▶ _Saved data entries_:
=== Section Start ===

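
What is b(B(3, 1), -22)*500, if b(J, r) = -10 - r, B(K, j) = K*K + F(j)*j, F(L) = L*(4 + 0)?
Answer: 6000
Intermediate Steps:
F(L) = 4*L (F(L) = L*4 = 4*L)
B(K, j) = K² + 4*j² (B(K, j) = K*K + (4*j)*j = K² + 4*j²)
b(B(3, 1), -22)*500 = (-10 - 1*(-22))*500 = (-10 + 22)*500 = 12*500 = 6000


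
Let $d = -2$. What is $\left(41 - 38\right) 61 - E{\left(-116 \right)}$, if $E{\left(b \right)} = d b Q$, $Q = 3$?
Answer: $-513$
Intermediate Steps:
$E{\left(b \right)} = - 6 b$ ($E{\left(b \right)} = - 2 b 3 = - 6 b$)
$\left(41 - 38\right) 61 - E{\left(-116 \right)} = \left(41 - 38\right) 61 - \left(-6\right) \left(-116\right) = 3 \cdot 61 - 696 = 183 - 696 = -513$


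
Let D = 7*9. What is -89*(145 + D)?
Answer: -18512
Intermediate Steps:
D = 63
-89*(145 + D) = -89*(145 + 63) = -89*208 = -18512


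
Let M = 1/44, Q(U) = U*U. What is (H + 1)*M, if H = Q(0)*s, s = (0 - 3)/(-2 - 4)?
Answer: 1/44 ≈ 0.022727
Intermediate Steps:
Q(U) = U²
s = ½ (s = -3/(-6) = -3*(-⅙) = ½ ≈ 0.50000)
M = 1/44 (M = 1*(1/44) = 1/44 ≈ 0.022727)
H = 0 (H = 0²*(½) = 0*(½) = 0)
(H + 1)*M = (0 + 1)*(1/44) = 1*(1/44) = 1/44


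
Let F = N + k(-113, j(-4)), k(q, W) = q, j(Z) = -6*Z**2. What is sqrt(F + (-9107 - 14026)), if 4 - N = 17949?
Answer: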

=== Section End ===

Set down the records once more, character for character.

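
What is b(B(3, 1), -22)*500, if b(J, r) = -10 - r, B(K, j) = K*K + F(j)*j, F(L) = L*(4 + 0)?
Answer: 6000
Intermediate Steps:
F(L) = 4*L (F(L) = L*4 = 4*L)
B(K, j) = K² + 4*j² (B(K, j) = K*K + (4*j)*j = K² + 4*j²)
b(B(3, 1), -22)*500 = (-10 - 1*(-22))*500 = (-10 + 22)*500 = 12*500 = 6000


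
Let $d = -2$. What is $\left(41 - 38\right) 61 - E{\left(-116 \right)}$, if $E{\left(b \right)} = d b Q$, $Q = 3$?
Answer: $-513$
Intermediate Steps:
$E{\left(b \right)} = - 6 b$ ($E{\left(b \right)} = - 2 b 3 = - 6 b$)
$\left(41 - 38\right) 61 - E{\left(-116 \right)} = \left(41 - 38\right) 61 - \left(-6\right) \left(-116\right) = 3 \cdot 61 - 696 = 183 - 696 = -513$


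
Let D = 7*9. What is -89*(145 + D)?
Answer: -18512
Intermediate Steps:
D = 63
-89*(145 + D) = -89*(145 + 63) = -89*208 = -18512


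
Let M = 1/44, Q(U) = U*U. What is (H + 1)*M, if H = Q(0)*s, s = (0 - 3)/(-2 - 4)?
Answer: 1/44 ≈ 0.022727
Intermediate Steps:
Q(U) = U²
s = ½ (s = -3/(-6) = -3*(-⅙) = ½ ≈ 0.50000)
M = 1/44 (M = 1*(1/44) = 1/44 ≈ 0.022727)
H = 0 (H = 0²*(½) = 0*(½) = 0)
(H + 1)*M = (0 + 1)*(1/44) = 1*(1/44) = 1/44


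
Let F = N + k(-113, j(-4)), k(q, W) = q, j(Z) = -6*Z**2. What is sqrt(F + (-9107 - 14026)), if 4 - N = 17949?
Answer: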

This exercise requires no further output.